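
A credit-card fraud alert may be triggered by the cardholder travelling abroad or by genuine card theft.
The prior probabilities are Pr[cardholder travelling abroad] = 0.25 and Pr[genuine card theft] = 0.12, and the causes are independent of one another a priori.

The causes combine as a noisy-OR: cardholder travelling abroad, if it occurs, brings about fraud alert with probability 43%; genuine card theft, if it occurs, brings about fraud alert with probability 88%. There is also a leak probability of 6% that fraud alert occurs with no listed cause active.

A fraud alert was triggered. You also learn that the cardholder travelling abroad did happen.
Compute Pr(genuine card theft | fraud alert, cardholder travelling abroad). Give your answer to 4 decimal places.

Under noisy-OR, P(fraud alert | causes) = 1 − (1−0.06)·∏(1−qᵢ) over the active causes.
Numerator (weight on configurations with genuine card theft): 0.935704*0.12 = 0.112284
Denominator P(fraud alert | cardholder travelling abroad): 0.4642*0.88 + 0.935704*0.12 = 0.520780
Posterior = 0.112284 / 0.520780 ≈ 0.2156

Pr(genuine card theft | fraud alert, cardholder travelling abroad) ≈ 0.2156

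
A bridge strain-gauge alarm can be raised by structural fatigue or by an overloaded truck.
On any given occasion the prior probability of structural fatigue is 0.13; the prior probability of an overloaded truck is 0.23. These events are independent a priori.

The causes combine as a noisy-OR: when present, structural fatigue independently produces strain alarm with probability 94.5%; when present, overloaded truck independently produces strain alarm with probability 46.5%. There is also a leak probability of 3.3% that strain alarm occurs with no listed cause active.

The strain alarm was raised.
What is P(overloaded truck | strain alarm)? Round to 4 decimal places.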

***

To do ->
Output the records verbatim, from the first line to the last.

Written solution ->
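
A credit-card fraud alert may be triggered by the cardholder travelling abroad or by genuine card theft.
The prior probabilities are Pr[cardholder travelling abroad] = 0.25 and Pr[genuine card theft] = 0.12, and the causes are independent of one another a priori.

The causes combine as a noisy-OR: cardholder travelling abroad, if it occurs, brings about fraud alert with probability 43%; genuine card theft, if it occurs, brings about fraud alert with probability 88%. There is also a leak probability of 6% that fraud alert occurs with no listed cause active.

A fraud alert was triggered. You also learn that the cardholder travelling abroad did happen.
Compute Pr(genuine card theft | fraud alert, cardholder travelling abroad). Give your answer to 4 decimal places.

Under noisy-OR, P(fraud alert | causes) = 1 − (1−0.06)·∏(1−qᵢ) over the active causes.
Numerator (weight on configurations with genuine card theft): 0.935704*0.12 = 0.112284
Denominator P(fraud alert | cardholder travelling abroad): 0.4642*0.88 + 0.935704*0.12 = 0.520780
Posterior = 0.112284 / 0.520780 ≈ 0.2156

Pr(genuine card theft | fraud alert, cardholder travelling abroad) ≈ 0.2156

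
A bridge strain-gauge alarm can be raised by structural fatigue or by an overloaded truck.
On any given occasion the prior probability of structural fatigue is 0.13; the prior probability of an overloaded truck is 0.23. These events are independent a priori.

The causes combine as a noisy-OR: when present, structural fatigue independently produces strain alarm with probability 94.5%; when present, overloaded truck independently produces strain alarm with probability 46.5%. There is also a leak probability of 3.3% that strain alarm occurs with no listed cause active.

The strain alarm was raised.
What is P(overloaded truck | strain alarm)? Round to 4 decimal places.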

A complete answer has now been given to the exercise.